Repeat each record that follows, keeping it identical.

Dataset records
------------------------------------------------------------
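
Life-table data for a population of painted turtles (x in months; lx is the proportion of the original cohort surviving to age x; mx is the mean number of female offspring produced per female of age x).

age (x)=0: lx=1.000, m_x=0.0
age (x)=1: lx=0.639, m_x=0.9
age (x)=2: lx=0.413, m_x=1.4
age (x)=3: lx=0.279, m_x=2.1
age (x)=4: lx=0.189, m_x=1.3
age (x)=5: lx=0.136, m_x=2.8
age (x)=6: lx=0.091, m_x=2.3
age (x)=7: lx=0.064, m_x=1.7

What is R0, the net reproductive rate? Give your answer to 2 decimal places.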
------------------------------------------------------------
■ Response for this exercise:
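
Life-table data for a population of painted turtles (x in months; lx is the proportion of the original cohort surviving to age x; mx is the mean number of female offspring produced per female of age x).

age (x)=0: lx=1.000, m_x=0.0
age (x)=1: lx=0.639, m_x=0.9
age (x)=2: lx=0.413, m_x=1.4
age (x)=3: lx=0.279, m_x=2.1
age (x)=4: lx=0.189, m_x=1.3
age (x)=5: lx=0.136, m_x=2.8
age (x)=6: lx=0.091, m_x=2.3
age (x)=7: lx=0.064, m_x=1.7

What is R0, the net reproductive rate? Give your answer to 2 decimal places.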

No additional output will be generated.